(Dataset content Opens)
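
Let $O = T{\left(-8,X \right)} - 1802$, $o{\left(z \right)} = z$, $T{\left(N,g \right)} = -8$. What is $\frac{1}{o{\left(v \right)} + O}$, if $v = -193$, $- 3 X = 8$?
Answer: $- \frac{1}{2003} \approx -0.00049925$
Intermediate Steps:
$X = - \frac{8}{3}$ ($X = \left(- \frac{1}{3}\right) 8 = - \frac{8}{3} \approx -2.6667$)
$O = -1810$ ($O = -8 - 1802 = -1810$)
$\frac{1}{o{\left(v \right)} + O} = \frac{1}{-193 - 1810} = \frac{1}{-2003} = - \frac{1}{2003}$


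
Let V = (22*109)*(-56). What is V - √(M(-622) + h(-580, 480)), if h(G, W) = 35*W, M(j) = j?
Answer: -134288 - √16178 ≈ -1.3442e+5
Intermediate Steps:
V = -134288 (V = 2398*(-56) = -134288)
V - √(M(-622) + h(-580, 480)) = -134288 - √(-622 + 35*480) = -134288 - √(-622 + 16800) = -134288 - √16178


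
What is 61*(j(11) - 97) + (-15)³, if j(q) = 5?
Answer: -8987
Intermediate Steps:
61*(j(11) - 97) + (-15)³ = 61*(5 - 97) + (-15)³ = 61*(-92) - 3375 = -5612 - 3375 = -8987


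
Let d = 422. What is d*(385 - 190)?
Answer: 82290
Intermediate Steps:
d*(385 - 190) = 422*(385 - 190) = 422*195 = 82290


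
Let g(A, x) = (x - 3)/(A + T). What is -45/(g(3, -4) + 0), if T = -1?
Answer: 90/7 ≈ 12.857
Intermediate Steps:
g(A, x) = (-3 + x)/(-1 + A) (g(A, x) = (x - 3)/(A - 1) = (-3 + x)/(-1 + A))
-45/(g(3, -4) + 0) = -45/((-3 - 4)/(-1 + 3) + 0) = -45/(-7/2 + 0) = -45/(-7/2) = -45*(-2/7) = 90/7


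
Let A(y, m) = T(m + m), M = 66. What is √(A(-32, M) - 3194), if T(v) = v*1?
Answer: I*√3062 ≈ 55.335*I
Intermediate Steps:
T(v) = v
A(y, m) = 2*m (A(y, m) = m + m = 2*m)
√(A(-32, M) - 3194) = √(2*66 - 3194) = √(132 - 3194) = √(-3062) = I*√3062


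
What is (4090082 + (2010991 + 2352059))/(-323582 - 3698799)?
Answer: -8453132/4022381 ≈ -2.1015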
(Dataset content Closes)
* Exercise brief
Write all the data out again, word for word.

* Answer to the exercise
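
Let $O = T{\left(-8,X \right)} - 1802$, $o{\left(z \right)} = z$, $T{\left(N,g \right)} = -8$. What is $\frac{1}{o{\left(v \right)} + O}$, if $v = -193$, $- 3 X = 8$?
Answer: $- \frac{1}{2003} \approx -0.00049925$
Intermediate Steps:
$X = - \frac{8}{3}$ ($X = \left(- \frac{1}{3}\right) 8 = - \frac{8}{3} \approx -2.6667$)
$O = -1810$ ($O = -8 - 1802 = -1810$)
$\frac{1}{o{\left(v \right)} + O} = \frac{1}{-193 - 1810} = \frac{1}{-2003} = - \frac{1}{2003}$


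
Let V = (22*109)*(-56). What is V - √(M(-622) + h(-580, 480)), if h(G, W) = 35*W, M(j) = j?
Answer: -134288 - √16178 ≈ -1.3442e+5
Intermediate Steps:
V = -134288 (V = 2398*(-56) = -134288)
V - √(M(-622) + h(-580, 480)) = -134288 - √(-622 + 35*480) = -134288 - √(-622 + 16800) = -134288 - √16178


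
What is 61*(j(11) - 97) + (-15)³, if j(q) = 5?
Answer: -8987
Intermediate Steps:
61*(j(11) - 97) + (-15)³ = 61*(5 - 97) + (-15)³ = 61*(-92) - 3375 = -5612 - 3375 = -8987


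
Let d = 422. What is d*(385 - 190)?
Answer: 82290
Intermediate Steps:
d*(385 - 190) = 422*(385 - 190) = 422*195 = 82290


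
Let g(A, x) = (x - 3)/(A + T). What is -45/(g(3, -4) + 0), if T = -1?
Answer: 90/7 ≈ 12.857
Intermediate Steps:
g(A, x) = (-3 + x)/(-1 + A) (g(A, x) = (x - 3)/(A - 1) = (-3 + x)/(-1 + A))
-45/(g(3, -4) + 0) = -45/((-3 - 4)/(-1 + 3) + 0) = -45/(-7/2 + 0) = -45/(-7/2) = -45*(-2/7) = 90/7


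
Let A(y, m) = T(m + m), M = 66. What is √(A(-32, M) - 3194), if T(v) = v*1?
Answer: I*√3062 ≈ 55.335*I
Intermediate Steps:
T(v) = v
A(y, m) = 2*m (A(y, m) = m + m = 2*m)
√(A(-32, M) - 3194) = √(2*66 - 3194) = √(132 - 3194) = √(-3062) = I*√3062


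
What is (4090082 + (2010991 + 2352059))/(-323582 - 3698799)?
Answer: -8453132/4022381 ≈ -2.1015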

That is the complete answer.